§ **What to produce**
List, from the lines below, each one with "tonnes" in it.
[Entries supplied]
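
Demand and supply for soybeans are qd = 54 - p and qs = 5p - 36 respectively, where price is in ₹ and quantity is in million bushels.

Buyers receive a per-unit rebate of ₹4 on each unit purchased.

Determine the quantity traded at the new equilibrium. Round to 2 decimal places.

42.33

Before the shock: 54 - p = 5p - 36 ⇒ 90 = 6p ⇒ p = 15, q = 39.
Since buyers' out-of-pocket price is the market price minus the rebate, the effective demand curve becomes qd = 58 - p.
Setting them equal: 58 - p = 5p - 36 → 94 = 6p, so p = 47/3 ≈ 15.6667 and q = 127/3 ≈ 42.3333.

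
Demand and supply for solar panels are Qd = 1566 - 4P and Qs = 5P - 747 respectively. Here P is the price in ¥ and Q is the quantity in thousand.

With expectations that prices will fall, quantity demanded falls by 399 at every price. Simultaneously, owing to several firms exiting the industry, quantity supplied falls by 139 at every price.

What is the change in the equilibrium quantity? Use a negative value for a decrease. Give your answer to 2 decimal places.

-283.44

Before the shock: 1566 - 4P = 5P - 747 ⇒ 2313 = 9P ⇒ P = 257, Q = 538.
The new curves are Qd = 1167 - 4P (demand) and Qs = 5P - 886 (supply).
Clearing the new market: 1167 - 4P = 5P - 886, so P = 2053/9 ≈ 228.1111 and Q = 2291/9 ≈ 254.5556.
ΔQ = 254.5556 − 538 = -283.44.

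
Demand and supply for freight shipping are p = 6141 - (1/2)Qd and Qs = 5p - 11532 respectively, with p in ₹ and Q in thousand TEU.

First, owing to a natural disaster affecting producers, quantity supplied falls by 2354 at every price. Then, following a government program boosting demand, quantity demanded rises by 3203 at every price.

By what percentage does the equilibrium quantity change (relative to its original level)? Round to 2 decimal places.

+29.49

Original equilibrium: 12282 - 2p = 5p - 11532 gives 23814 = 7p, so p = 3402 and Q = 5478.
The new curves are Qd = 15485 - 2p (demand) and Qs = 5p - 13886 (supply).
Equate the new curves: 15485 - 2p = 5p - 13886, giving 29371 = 7p, p = 29371/7 ≈ 4195.8571, Q = 49653/7 ≈ 7093.2857.
%ΔQ = (7093.2857 − 5478) / 5478 × 100 = +29.49%.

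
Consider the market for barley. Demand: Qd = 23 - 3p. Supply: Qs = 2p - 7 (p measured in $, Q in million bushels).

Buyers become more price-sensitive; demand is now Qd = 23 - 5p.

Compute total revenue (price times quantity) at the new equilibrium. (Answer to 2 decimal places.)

6.73

Solve the original market: 23 - 3p = 2p - 7, hence p = 6 and Q = 5.
With the change applied: demand Qd = 23 - 5p, supply Qs = 2p - 7.
Equate the new curves: 23 - 5p = 2p - 7, giving 30 = 7p, p = 30/7 ≈ 4.2857, Q = 11/7 ≈ 1.5714.
New expenditure = 4.2857 × 1.5714 = 6.73.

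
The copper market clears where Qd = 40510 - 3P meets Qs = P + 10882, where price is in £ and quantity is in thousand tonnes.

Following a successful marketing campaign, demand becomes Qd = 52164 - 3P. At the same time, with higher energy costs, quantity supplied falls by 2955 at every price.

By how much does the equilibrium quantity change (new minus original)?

Initially, 40510 - 3P = P + 10882, so 29628 = 4P and P = 7407, Q = 18289.
With the change applied: demand Qd = 52164 - 3P, supply Qs = P + 7927.
Setting them equal: 52164 - 3P = P + 7927 → 44237 = 4P, so P = 11059.25 and Q = 18986.25.
ΔQ = 18986.25 − 18289 = +697.25.

+697.25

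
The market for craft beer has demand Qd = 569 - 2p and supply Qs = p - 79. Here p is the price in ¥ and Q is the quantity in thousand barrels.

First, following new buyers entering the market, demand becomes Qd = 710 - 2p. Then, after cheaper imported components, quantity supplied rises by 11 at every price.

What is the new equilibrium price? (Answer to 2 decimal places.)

Before the shock: 569 - 2p = p - 79 ⇒ 648 = 3p ⇒ p = 216, Q = 137.
The shock moves the curves to Qd = 710 - 2p and Qs = p - 68.
New equilibrium: 710 - 2p = p - 68 ⇒ 778 = 3p ⇒ p = 778/3 ≈ 259.3333, Q = 574/3 ≈ 191.3333.

259.33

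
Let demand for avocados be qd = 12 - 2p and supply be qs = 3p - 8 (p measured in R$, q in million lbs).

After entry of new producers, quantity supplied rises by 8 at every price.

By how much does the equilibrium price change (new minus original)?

-1.6

Before the shock: 12 - 2p = 3p - 8 ⇒ 20 = 5p ⇒ p = 4, q = 4.
The new curves are qd = 12 - 2p (demand) and qs = 3p (supply).
Clearing the new market: 12 - 2p = 3p, so p = 2.4 and q = 7.2.
Δp = 2.4 − 4 = -1.6.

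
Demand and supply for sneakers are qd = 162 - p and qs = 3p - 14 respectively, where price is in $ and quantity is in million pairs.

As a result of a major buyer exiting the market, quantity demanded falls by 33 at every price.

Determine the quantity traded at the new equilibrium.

Solve the original market: 162 - p = 3p - 14, hence p = 44 and q = 118.
The new curves are qd = 129 - p (demand) and qs = 3p - 14 (supply).
Setting them equal: 129 - p = 3p - 14 → 143 = 4p, so p = 35.75 and q = 93.25.

93.25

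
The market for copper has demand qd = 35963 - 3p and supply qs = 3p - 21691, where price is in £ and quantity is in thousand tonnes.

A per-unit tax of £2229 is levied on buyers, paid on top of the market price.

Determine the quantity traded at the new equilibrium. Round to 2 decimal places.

3792.50

Original equilibrium: 35963 - 3p = 3p - 21691 gives 57654 = 6p, so p = 9609 and q = 7136.
Since buyers pay the price plus the tax, the effective demand curve becomes qd = 29276 - 3p.
Equate the new curves: 29276 - 3p = 3p - 21691, giving 50967 = 6p, p = 8494.5, q = 3792.5.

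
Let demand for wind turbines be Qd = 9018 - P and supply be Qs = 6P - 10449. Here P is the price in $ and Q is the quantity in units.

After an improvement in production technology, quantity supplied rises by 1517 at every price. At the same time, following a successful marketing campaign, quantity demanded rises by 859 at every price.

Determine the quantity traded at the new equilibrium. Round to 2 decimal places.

Solve the original market: 9018 - P = 6P - 10449, hence P = 2781 and Q = 6237.
The new curves are Qd = 9877 - P (demand) and Qs = 6P - 8932 (supply).
Setting them equal: 9877 - P = 6P - 8932 → 18809 = 7P, so P = 2687 and Q = 7190.

7190.00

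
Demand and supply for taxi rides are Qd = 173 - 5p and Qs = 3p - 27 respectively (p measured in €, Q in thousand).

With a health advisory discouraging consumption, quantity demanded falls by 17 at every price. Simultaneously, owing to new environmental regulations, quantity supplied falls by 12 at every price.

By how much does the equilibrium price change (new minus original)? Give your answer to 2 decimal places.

Initially, 173 - 5p = 3p - 27, so 200 = 8p and p = 25, Q = 48.
With the change applied: demand Qd = 156 - 5p, supply Qs = 3p - 39.
Equate the new curves: 156 - 5p = 3p - 39, giving 195 = 8p, p = 24.375, Q = 34.125.
Δp = 24.375 − 25 = -0.63.

-0.63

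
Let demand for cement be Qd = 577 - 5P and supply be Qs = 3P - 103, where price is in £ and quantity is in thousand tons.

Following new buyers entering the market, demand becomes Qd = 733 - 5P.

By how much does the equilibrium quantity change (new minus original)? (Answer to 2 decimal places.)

+58.50

Solve the original market: 577 - 5P = 3P - 103, hence P = 85 and Q = 152.
The new curves are Qd = 733 - 5P (demand) and Qs = 3P - 103 (supply).
New equilibrium: 733 - 5P = 3P - 103 ⇒ 836 = 8P ⇒ P = 104.5, Q = 210.5.
ΔQ = 210.5 − 152 = +58.50.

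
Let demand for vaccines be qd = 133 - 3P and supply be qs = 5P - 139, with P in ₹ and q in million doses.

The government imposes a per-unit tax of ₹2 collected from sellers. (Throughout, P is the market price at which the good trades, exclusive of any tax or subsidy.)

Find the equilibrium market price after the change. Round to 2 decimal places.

Solve the original market: 133 - 3P = 5P - 139, hence P = 34 and q = 31.
Since sellers keep the price net of the tax, the effective supply curve becomes qs = 5P - 149.
New equilibrium: 133 - 3P = 5P - 149 ⇒ 282 = 8P ⇒ P = 35.25, q = 27.25.

35.25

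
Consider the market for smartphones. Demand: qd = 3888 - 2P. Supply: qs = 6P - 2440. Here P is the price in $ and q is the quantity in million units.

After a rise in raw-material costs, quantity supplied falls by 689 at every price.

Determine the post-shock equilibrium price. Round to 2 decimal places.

Initially, 3888 - 2P = 6P - 2440, so 6328 = 8P and P = 791, q = 2306.
The shock moves the curves to qd = 3888 - 2P and qs = 6P - 3129.
New equilibrium: 3888 - 2P = 6P - 3129 ⇒ 7017 = 8P ⇒ P = 877.125, q = 2133.75.

877.13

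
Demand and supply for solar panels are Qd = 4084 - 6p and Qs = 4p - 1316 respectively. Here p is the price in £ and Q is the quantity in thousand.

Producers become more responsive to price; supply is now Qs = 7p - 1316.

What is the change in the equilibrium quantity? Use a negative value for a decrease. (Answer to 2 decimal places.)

+747.69

Before the shock: 4084 - 6p = 4p - 1316 ⇒ 5400 = 10p ⇒ p = 540, Q = 844.
After the shift, demand is Qd = 4084 - 6p and supply is Qs = 7p - 1316.
Equate the new curves: 4084 - 6p = 7p - 1316, giving 5400 = 13p, p = 5400/13 ≈ 415.3846, Q = 20692/13 ≈ 1591.6923.
ΔQ = 1591.6923 − 844 = +747.69.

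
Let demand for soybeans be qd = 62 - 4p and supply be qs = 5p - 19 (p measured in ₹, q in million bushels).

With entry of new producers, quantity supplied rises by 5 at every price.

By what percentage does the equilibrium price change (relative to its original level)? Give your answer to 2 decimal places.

Before the shock: 62 - 4p = 5p - 19 ⇒ 81 = 9p ⇒ p = 9, q = 26.
The shock moves the curves to qd = 62 - 4p and qs = 5p - 14.
Equate the new curves: 62 - 4p = 5p - 14, giving 76 = 9p, p = 76/9 ≈ 8.4444, q = 254/9 ≈ 28.2222.
%Δp = (8.4444 − 9) / 9 × 100 = -6.17%.

-6.17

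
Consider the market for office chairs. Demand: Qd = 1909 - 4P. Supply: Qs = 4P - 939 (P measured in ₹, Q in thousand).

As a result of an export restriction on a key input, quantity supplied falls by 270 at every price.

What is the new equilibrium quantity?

Initially, 1909 - 4P = 4P - 939, so 2848 = 8P and P = 356, Q = 485.
With the change applied: demand Qd = 1909 - 4P, supply Qs = 4P - 1209.
New equilibrium: 1909 - 4P = 4P - 1209 ⇒ 3118 = 8P ⇒ P = 389.75, Q = 350.

350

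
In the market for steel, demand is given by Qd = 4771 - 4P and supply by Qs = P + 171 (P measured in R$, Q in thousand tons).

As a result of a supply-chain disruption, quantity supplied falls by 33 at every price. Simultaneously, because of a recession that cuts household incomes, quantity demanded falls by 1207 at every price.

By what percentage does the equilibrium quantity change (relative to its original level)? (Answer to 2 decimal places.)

Initially, 4771 - 4P = P + 171, so 4600 = 5P and P = 920, Q = 1091.
The new curves are Qd = 3564 - 4P (demand) and Qs = P + 138 (supply).
Equate the new curves: 3564 - 4P = P + 138, giving 3426 = 5P, P = 685.2, Q = 823.2.
%ΔQ = (823.2 − 1091) / 1091 × 100 = -24.55%.

-24.55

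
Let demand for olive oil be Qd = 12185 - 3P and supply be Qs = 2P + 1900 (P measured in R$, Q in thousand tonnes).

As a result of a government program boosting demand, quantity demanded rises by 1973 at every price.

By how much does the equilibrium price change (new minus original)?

Initially, 12185 - 3P = 2P + 1900, so 10285 = 5P and P = 2057, Q = 6014.
After the shift, demand is Qd = 14158 - 3P and supply is Qs = 2P + 1900.
Equate the new curves: 14158 - 3P = 2P + 1900, giving 12258 = 5P, P = 2451.6, Q = 6803.2.
ΔP = 2451.6 − 2057 = +394.6.

+394.6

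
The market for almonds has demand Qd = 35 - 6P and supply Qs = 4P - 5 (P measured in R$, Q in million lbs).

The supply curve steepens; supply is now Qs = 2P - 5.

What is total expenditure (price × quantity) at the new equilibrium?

Solve the original market: 35 - 6P = 4P - 5, hence P = 4 and Q = 11.
The new curves are Qd = 35 - 6P (demand) and Qs = 2P - 5 (supply).
Setting them equal: 35 - 6P = 2P - 5 → 40 = 8P, so P = 5 and Q = 5.
New expenditure = 5 × 5 = 25.

25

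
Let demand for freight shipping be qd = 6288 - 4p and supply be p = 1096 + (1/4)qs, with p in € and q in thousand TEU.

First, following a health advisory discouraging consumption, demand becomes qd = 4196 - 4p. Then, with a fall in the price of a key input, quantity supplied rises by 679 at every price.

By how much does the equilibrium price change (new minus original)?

Before the shock: 6288 - 4p = 4p - 4384 ⇒ 10672 = 8p ⇒ p = 1334, q = 952.
The shock moves the curves to qd = 4196 - 4p and qs = 4p - 3705.
Equate the new curves: 4196 - 4p = 4p - 3705, giving 7901 = 8p, p = 987.625, q = 245.5.
Δp = 987.625 − 1334 = -346.375.

-346.375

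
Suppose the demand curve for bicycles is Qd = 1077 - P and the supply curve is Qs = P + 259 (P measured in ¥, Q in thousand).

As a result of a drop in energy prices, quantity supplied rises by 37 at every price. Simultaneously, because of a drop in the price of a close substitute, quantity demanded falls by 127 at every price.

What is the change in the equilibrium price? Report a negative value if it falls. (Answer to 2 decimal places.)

Original equilibrium: 1077 - P = P + 259 gives 818 = 2P, so P = 409 and Q = 668.
After the shift, demand is Qd = 950 - P and supply is Qs = P + 296.
Setting them equal: 950 - P = P + 296 → 654 = 2P, so P = 327 and Q = 623.
ΔP = 327 − 409 = -82.00.

-82.00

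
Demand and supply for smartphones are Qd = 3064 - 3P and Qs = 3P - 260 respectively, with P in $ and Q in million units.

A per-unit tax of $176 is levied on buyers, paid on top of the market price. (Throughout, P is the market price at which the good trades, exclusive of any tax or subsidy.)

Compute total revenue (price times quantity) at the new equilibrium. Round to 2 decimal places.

530308.00

Before the shock: 3064 - 3P = 3P - 260 ⇒ 3324 = 6P ⇒ P = 554, Q = 1402.
Since buyers pay the price plus the tax, the effective demand curve becomes Qd = 2536 - 3P.
Clearing the new market: 2536 - 3P = 3P - 260, so P = 466 and Q = 1138.
New expenditure = 466 × 1138 = 530308.00.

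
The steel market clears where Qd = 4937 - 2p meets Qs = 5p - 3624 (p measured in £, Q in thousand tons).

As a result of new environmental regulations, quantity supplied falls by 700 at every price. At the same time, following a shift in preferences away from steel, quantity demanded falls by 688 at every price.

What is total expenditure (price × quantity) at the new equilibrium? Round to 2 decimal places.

2203960.84

Original equilibrium: 4937 - 2p = 5p - 3624 gives 8561 = 7p, so p = 1223 and Q = 2491.
After the shift, demand is Qd = 4249 - 2p and supply is Qs = 5p - 4324.
New equilibrium: 4249 - 2p = 5p - 4324 ⇒ 8573 = 7p ⇒ p = 8573/7 ≈ 1224.7143, Q = 12597/7 ≈ 1799.5714.
New expenditure = 1224.7143 × 1799.5714 = 2203960.84.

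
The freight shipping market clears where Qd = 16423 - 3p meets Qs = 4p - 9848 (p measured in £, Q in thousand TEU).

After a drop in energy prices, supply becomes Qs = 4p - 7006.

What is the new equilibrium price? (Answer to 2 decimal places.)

3347.00

Original equilibrium: 16423 - 3p = 4p - 9848 gives 26271 = 7p, so p = 3753 and Q = 5164.
The new curves are Qd = 16423 - 3p (demand) and Qs = 4p - 7006 (supply).
Equate the new curves: 16423 - 3p = 4p - 7006, giving 23429 = 7p, p = 3347, Q = 6382.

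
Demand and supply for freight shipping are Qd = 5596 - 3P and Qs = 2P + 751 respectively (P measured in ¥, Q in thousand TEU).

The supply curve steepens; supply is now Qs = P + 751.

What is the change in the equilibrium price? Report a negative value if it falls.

+242.25

Solve the original market: 5596 - 3P = 2P + 751, hence P = 969 and Q = 2689.
The shock moves the curves to Qd = 5596 - 3P and Qs = P + 751.
Clearing the new market: 5596 - 3P = P + 751, so P = 1211.25 and Q = 1962.25.
ΔP = 1211.25 − 969 = +242.25.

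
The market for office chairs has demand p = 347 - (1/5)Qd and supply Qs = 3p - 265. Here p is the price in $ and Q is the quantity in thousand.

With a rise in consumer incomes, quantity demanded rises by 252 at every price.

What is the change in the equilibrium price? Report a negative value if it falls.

Original equilibrium: 1735 - 5p = 3p - 265 gives 2000 = 8p, so p = 250 and Q = 485.
The new curves are Qd = 1987 - 5p (demand) and Qs = 3p - 265 (supply).
Equate the new curves: 1987 - 5p = 3p - 265, giving 2252 = 8p, p = 281.5, Q = 579.5.
Δp = 281.5 − 250 = +31.5.

+31.5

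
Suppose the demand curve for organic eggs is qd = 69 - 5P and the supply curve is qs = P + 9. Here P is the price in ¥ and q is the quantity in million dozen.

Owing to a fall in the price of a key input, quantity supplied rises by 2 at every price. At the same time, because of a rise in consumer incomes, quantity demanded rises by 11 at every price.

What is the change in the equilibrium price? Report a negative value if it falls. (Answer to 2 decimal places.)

+1.50

Initially, 69 - 5P = P + 9, so 60 = 6P and P = 10, q = 19.
The new curves are qd = 80 - 5P (demand) and qs = P + 11 (supply).
New equilibrium: 80 - 5P = P + 11 ⇒ 69 = 6P ⇒ P = 11.5, q = 22.5.
ΔP = 11.5 − 10 = +1.50.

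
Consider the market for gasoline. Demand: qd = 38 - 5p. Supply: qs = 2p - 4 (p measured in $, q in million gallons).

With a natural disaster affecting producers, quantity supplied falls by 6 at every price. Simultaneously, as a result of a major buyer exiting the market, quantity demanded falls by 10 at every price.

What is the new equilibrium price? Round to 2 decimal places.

5.43

Before the shock: 38 - 5p = 2p - 4 ⇒ 42 = 7p ⇒ p = 6, q = 8.
The new curves are qd = 28 - 5p (demand) and qs = 2p - 10 (supply).
New equilibrium: 28 - 5p = 2p - 10 ⇒ 38 = 7p ⇒ p = 38/7 ≈ 5.4286, q = 6/7 ≈ 0.8571.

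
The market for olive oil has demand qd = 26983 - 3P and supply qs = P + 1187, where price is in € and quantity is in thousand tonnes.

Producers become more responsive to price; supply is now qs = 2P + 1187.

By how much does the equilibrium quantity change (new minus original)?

+3869.4

Solve the original market: 26983 - 3P = P + 1187, hence P = 6449 and q = 7636.
After the shift, demand is qd = 26983 - 3P and supply is qs = 2P + 1187.
Setting them equal: 26983 - 3P = 2P + 1187 → 25796 = 5P, so P = 5159.2 and q = 11505.4.
Δq = 11505.4 − 7636 = +3869.4.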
[/Entries supplied]
§ **Expected answer**
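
The copper market clears where Qd = 40510 - 3P meets Qs = P + 10882, where price is in £ and quantity is in thousand tonnes.
The market for copper has demand qd = 35963 - 3p and supply qs = 3p - 21691, where price is in £ and quantity is in thousand tonnes.
Let demand for olive oil be Qd = 12185 - 3P and supply be Qs = 2P + 1900 (P measured in R$, Q in thousand tonnes).
The market for olive oil has demand qd = 26983 - 3P and supply qs = P + 1187, where price is in € and quantity is in thousand tonnes.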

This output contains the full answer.